▸ **EXERCISE DESCRIPTION**:
Among the entries below, please repeat exactly and only the lines from the line containing "Two coral samples" to the line containing "TTGTTAGATACACGCACAAGTCAATCCAAATCCA", both lines included.

Stored data entries:

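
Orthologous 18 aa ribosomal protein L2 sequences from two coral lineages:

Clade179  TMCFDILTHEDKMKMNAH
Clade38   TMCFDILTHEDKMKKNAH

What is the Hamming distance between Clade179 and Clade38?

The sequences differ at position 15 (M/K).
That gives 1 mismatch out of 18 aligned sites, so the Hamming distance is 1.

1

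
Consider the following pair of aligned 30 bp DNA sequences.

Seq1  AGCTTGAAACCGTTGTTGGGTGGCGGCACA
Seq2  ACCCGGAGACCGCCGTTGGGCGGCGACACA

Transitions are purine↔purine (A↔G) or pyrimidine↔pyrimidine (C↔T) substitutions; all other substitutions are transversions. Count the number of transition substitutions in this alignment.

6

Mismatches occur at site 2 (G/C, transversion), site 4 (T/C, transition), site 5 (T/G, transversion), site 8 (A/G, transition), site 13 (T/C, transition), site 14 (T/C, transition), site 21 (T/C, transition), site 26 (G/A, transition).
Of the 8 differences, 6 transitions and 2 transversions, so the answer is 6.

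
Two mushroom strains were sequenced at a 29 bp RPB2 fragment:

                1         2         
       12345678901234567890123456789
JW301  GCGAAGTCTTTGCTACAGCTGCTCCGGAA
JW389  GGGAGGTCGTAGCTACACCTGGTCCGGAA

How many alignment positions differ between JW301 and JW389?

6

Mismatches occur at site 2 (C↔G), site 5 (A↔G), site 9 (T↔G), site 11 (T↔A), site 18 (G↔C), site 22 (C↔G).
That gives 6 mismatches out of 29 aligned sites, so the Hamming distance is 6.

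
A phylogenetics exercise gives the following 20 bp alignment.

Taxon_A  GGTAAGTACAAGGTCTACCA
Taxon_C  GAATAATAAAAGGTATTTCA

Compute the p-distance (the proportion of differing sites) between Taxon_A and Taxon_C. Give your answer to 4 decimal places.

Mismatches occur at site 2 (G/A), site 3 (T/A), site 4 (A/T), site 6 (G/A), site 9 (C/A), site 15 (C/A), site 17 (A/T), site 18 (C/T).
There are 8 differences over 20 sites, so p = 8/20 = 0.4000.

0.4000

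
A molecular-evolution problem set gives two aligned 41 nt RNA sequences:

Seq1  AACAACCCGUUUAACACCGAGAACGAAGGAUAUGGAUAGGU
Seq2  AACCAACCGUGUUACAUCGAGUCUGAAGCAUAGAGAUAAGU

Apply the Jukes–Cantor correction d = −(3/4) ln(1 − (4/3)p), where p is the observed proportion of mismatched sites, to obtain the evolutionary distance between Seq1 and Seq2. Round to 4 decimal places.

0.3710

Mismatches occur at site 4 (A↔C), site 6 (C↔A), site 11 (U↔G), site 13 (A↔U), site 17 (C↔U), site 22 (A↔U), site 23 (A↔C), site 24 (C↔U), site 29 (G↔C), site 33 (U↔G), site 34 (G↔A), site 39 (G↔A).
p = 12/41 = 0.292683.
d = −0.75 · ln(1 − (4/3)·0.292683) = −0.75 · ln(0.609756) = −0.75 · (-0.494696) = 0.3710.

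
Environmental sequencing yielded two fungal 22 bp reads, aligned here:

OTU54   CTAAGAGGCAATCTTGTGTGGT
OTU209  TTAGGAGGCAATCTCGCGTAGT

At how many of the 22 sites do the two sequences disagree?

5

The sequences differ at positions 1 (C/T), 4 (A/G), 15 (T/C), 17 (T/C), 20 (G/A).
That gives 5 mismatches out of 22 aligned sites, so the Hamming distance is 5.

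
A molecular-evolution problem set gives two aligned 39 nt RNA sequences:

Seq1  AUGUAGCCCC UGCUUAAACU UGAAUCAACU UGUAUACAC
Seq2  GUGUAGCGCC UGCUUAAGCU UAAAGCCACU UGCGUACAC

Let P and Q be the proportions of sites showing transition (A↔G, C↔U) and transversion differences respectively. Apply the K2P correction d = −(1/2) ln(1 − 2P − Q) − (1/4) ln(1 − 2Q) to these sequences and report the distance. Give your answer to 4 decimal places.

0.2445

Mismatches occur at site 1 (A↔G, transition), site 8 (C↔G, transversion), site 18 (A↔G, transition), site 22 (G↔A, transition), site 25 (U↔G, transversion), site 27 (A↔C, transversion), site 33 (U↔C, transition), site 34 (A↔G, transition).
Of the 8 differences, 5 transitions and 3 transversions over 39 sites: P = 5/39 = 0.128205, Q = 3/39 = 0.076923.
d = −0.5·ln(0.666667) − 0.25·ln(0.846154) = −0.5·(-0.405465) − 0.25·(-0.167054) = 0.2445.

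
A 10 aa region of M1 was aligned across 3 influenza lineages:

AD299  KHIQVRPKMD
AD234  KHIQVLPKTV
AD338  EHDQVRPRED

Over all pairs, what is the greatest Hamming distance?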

--

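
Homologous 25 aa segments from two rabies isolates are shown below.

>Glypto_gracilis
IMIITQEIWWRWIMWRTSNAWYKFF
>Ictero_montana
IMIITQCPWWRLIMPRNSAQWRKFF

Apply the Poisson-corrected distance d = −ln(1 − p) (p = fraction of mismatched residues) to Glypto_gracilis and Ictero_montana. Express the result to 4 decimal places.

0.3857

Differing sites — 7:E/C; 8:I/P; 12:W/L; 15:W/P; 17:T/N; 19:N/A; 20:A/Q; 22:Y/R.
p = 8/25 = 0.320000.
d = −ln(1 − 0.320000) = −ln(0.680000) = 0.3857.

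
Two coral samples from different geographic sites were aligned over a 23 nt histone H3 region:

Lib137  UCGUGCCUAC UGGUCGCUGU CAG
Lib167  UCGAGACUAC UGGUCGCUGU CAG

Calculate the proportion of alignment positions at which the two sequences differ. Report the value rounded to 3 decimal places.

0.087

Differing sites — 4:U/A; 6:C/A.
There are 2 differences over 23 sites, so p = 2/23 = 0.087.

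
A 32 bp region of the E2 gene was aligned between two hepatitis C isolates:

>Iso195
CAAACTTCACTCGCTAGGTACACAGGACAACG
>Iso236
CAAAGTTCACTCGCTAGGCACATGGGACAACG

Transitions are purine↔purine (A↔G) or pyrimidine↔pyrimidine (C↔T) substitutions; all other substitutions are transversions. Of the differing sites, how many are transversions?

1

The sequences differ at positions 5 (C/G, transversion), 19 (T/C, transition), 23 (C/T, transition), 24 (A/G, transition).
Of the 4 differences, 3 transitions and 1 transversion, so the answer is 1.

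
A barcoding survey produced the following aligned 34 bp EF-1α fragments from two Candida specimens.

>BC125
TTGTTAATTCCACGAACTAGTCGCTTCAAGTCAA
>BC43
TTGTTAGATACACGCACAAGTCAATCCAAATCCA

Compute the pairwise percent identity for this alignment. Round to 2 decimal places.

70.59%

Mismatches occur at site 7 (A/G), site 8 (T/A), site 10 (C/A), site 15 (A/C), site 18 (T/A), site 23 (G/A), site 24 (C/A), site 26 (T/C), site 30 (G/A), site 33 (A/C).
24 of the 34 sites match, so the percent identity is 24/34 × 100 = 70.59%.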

▸ **EXERCISE RESPONSE**:
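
Two coral samples from different geographic sites were aligned over a 23 nt histone H3 region:

Lib137  UCGUGCCUAC UGGUCGCUGU CAG
Lib167  UCGAGACUAC UGGUCGCUGU CAG

Calculate the proportion of alignment positions at which the two sequences differ. Report the value rounded to 3 decimal places.

0.087

Differing sites — 4:U/A; 6:C/A.
There are 2 differences over 23 sites, so p = 2/23 = 0.087.

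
A 32 bp region of the E2 gene was aligned between two hepatitis C isolates:

>Iso195
CAAACTTCACTCGCTAGGTACACAGGACAACG
>Iso236
CAAAGTTCACTCGCTAGGCACATGGGACAACG

Transitions are purine↔purine (A↔G) or pyrimidine↔pyrimidine (C↔T) substitutions; all other substitutions are transversions. Of the differing sites, how many are transversions?

1

The sequences differ at positions 5 (C/G, transversion), 19 (T/C, transition), 23 (C/T, transition), 24 (A/G, transition).
Of the 4 differences, 3 transitions and 1 transversion, so the answer is 1.

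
A barcoding survey produced the following aligned 34 bp EF-1α fragments from two Candida specimens.

>BC125
TTGTTAATTCCACGAACTAGTCGCTTCAAGTCAA
>BC43
TTGTTAGATACACGCACAAGTCAATCCAAATCCA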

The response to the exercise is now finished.